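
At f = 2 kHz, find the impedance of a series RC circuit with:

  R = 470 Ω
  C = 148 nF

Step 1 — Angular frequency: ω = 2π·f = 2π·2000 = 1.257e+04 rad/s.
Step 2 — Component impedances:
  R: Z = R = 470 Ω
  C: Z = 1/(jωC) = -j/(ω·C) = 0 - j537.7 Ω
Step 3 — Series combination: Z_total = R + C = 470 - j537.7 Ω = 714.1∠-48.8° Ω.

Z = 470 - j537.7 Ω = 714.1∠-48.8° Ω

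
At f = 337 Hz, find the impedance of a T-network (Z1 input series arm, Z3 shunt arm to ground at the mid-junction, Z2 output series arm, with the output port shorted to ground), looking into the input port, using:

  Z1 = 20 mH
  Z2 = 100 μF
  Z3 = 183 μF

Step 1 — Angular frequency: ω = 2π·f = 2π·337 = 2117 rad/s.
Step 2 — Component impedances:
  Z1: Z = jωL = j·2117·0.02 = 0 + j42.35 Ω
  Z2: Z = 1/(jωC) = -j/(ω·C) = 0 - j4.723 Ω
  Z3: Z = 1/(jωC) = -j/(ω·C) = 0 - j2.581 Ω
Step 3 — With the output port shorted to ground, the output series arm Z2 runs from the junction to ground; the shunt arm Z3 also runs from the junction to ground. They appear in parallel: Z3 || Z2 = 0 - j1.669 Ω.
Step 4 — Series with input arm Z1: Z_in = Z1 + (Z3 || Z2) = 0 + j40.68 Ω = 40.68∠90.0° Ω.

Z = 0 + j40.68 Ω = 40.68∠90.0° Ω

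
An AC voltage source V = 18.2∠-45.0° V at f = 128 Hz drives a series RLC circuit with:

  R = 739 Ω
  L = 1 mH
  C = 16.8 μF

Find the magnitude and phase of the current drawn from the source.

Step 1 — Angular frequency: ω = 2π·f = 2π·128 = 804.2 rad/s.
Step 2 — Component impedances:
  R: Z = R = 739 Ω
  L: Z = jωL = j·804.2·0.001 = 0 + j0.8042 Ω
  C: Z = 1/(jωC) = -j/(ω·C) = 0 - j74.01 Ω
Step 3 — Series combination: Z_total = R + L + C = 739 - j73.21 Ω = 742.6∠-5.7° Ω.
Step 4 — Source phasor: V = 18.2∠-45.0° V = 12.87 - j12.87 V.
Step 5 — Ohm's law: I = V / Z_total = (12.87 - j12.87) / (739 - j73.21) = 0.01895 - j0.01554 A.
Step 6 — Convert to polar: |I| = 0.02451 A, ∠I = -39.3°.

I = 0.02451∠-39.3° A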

---+---

EXERCISE DIRECTIONS: Word for word, transcribe all of the material.

SOLUTION BELOW:
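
At f = 2 kHz, find the impedance of a series RC circuit with:

  R = 470 Ω
  C = 148 nF

Step 1 — Angular frequency: ω = 2π·f = 2π·2000 = 1.257e+04 rad/s.
Step 2 — Component impedances:
  R: Z = R = 470 Ω
  C: Z = 1/(jωC) = -j/(ω·C) = 0 - j537.7 Ω
Step 3 — Series combination: Z_total = R + C = 470 - j537.7 Ω = 714.1∠-48.8° Ω.

Z = 470 - j537.7 Ω = 714.1∠-48.8° Ω

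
At f = 337 Hz, find the impedance of a T-network (Z1 input series arm, Z3 shunt arm to ground at the mid-junction, Z2 output series arm, with the output port shorted to ground), looking into the input port, using:

  Z1 = 20 mH
  Z2 = 100 μF
  Z3 = 183 μF

Step 1 — Angular frequency: ω = 2π·f = 2π·337 = 2117 rad/s.
Step 2 — Component impedances:
  Z1: Z = jωL = j·2117·0.02 = 0 + j42.35 Ω
  Z2: Z = 1/(jωC) = -j/(ω·C) = 0 - j4.723 Ω
  Z3: Z = 1/(jωC) = -j/(ω·C) = 0 - j2.581 Ω
Step 3 — With the output port shorted to ground, the output series arm Z2 runs from the junction to ground; the shunt arm Z3 also runs from the junction to ground. They appear in parallel: Z3 || Z2 = 0 - j1.669 Ω.
Step 4 — Series with input arm Z1: Z_in = Z1 + (Z3 || Z2) = 0 + j40.68 Ω = 40.68∠90.0° Ω.

Z = 0 + j40.68 Ω = 40.68∠90.0° Ω

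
An AC voltage source V = 18.2∠-45.0° V at f = 128 Hz drives a series RLC circuit with:

  R = 739 Ω
  L = 1 mH
  C = 16.8 μF

Find the magnitude and phase of the current drawn from the source.

Step 1 — Angular frequency: ω = 2π·f = 2π·128 = 804.2 rad/s.
Step 2 — Component impedances:
  R: Z = R = 739 Ω
  L: Z = jωL = j·804.2·0.001 = 0 + j0.8042 Ω
  C: Z = 1/(jωC) = -j/(ω·C) = 0 - j74.01 Ω
Step 3 — Series combination: Z_total = R + L + C = 739 - j73.21 Ω = 742.6∠-5.7° Ω.
Step 4 — Source phasor: V = 18.2∠-45.0° V = 12.87 - j12.87 V.
Step 5 — Ohm's law: I = V / Z_total = (12.87 - j12.87) / (739 - j73.21) = 0.01895 - j0.01554 A.
Step 6 — Convert to polar: |I| = 0.02451 A, ∠I = -39.3°.

I = 0.02451∠-39.3° A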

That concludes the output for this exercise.